Give the lines below again exactly, starting with the line that holds "5. P2: store L1 := 21" and going on through the line that holds "17. P1: load".
---------- SUPPLIED MATERIAL
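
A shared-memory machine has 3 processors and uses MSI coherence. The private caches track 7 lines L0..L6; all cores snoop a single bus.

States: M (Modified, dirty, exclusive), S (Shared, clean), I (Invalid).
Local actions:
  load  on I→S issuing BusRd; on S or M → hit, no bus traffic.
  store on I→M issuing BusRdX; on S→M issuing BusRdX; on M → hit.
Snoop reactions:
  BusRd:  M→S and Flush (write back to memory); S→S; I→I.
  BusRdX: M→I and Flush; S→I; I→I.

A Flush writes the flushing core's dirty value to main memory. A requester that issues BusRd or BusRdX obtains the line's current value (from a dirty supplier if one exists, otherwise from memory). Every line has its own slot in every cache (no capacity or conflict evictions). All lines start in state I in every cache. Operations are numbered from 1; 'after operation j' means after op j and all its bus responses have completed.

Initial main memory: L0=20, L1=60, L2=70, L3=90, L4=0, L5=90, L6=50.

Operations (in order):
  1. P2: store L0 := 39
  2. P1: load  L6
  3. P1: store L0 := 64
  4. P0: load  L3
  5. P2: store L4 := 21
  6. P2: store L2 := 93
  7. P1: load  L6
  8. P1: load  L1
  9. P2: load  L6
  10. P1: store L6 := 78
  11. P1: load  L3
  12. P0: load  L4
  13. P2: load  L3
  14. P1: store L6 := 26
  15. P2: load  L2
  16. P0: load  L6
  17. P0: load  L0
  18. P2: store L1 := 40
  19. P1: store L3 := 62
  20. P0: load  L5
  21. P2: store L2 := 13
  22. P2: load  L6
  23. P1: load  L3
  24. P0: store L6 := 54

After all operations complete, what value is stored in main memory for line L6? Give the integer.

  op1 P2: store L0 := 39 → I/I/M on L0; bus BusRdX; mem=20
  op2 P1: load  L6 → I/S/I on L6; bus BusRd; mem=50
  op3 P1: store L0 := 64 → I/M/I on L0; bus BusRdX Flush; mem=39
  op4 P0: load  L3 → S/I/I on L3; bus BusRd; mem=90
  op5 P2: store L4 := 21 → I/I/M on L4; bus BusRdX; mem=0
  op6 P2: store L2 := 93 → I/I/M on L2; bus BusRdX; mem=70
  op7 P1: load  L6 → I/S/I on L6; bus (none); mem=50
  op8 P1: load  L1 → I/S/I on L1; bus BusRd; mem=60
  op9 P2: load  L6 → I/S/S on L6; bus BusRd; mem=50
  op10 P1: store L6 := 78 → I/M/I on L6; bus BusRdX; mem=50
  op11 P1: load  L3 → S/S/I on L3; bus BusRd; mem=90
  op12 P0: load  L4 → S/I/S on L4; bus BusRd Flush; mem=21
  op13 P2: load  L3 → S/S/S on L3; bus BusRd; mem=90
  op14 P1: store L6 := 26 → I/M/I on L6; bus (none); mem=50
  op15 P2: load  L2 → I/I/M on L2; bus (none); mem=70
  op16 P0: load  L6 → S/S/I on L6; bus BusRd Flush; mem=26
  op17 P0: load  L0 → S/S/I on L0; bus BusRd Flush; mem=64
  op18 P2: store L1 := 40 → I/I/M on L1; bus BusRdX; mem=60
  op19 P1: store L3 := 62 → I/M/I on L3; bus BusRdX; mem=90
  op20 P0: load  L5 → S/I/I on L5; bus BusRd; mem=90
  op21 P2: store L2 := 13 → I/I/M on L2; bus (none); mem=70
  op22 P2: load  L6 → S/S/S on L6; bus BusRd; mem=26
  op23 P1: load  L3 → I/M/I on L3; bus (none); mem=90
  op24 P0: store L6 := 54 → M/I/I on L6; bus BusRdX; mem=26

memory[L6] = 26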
--------------------
---------- SUPPLIED MATERIAL
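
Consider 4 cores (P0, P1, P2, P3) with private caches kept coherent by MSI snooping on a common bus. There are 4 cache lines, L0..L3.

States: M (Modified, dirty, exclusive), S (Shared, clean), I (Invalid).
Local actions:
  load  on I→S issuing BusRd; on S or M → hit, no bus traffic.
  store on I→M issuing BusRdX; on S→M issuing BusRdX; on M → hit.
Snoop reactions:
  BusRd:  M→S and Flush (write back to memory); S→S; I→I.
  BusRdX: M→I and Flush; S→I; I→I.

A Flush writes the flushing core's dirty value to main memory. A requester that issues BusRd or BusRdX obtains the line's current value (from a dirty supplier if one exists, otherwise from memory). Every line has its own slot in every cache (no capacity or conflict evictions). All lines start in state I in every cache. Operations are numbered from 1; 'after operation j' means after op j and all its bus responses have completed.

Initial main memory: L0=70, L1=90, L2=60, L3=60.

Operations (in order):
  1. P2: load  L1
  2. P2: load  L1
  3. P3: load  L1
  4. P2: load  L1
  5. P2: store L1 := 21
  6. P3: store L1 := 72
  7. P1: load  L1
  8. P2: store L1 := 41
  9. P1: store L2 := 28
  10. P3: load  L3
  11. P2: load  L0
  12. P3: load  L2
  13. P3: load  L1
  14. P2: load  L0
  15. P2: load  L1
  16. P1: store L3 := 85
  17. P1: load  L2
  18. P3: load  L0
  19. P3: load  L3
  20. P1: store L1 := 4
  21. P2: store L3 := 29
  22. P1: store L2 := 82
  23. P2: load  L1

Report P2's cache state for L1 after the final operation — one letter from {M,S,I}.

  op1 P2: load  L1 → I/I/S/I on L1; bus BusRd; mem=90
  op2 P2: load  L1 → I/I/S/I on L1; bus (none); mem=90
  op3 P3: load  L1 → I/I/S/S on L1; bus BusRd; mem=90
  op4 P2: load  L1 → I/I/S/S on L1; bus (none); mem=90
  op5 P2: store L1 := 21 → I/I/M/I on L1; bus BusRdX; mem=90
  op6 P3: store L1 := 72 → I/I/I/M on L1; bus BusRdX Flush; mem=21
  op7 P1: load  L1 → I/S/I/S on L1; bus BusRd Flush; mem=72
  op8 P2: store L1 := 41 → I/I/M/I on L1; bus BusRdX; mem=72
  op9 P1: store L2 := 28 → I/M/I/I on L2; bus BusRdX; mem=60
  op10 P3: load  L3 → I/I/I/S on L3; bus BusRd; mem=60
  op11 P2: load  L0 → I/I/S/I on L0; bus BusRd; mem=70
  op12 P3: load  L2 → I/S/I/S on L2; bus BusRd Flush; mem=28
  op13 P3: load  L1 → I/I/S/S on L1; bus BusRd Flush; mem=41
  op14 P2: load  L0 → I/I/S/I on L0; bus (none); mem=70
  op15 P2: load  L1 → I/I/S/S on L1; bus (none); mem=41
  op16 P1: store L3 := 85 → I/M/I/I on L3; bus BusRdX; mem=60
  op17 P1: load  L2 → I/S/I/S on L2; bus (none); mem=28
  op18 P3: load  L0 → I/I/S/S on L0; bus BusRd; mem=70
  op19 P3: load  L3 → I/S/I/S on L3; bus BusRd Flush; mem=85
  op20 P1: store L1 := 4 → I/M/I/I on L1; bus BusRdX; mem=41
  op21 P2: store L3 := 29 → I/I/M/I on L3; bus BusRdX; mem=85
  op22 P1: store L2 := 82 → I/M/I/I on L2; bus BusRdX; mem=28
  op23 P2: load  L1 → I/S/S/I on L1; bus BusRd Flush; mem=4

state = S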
--------------------
- _TASK ANSWER_:
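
  5. P2: store L1 := 21
  6. P3: store L1 := 72
  7. P1: load  L1
  8. P2: store L1 := 41
  9. P1: store L2 := 28
  10. P3: load  L3
  11. P2: load  L0
  12. P3: load  L2
  13. P3: load  L1
  14. P2: load  L0
  15. P2: load  L1
  16. P1: store L3 := 85
  17. P1: load  L2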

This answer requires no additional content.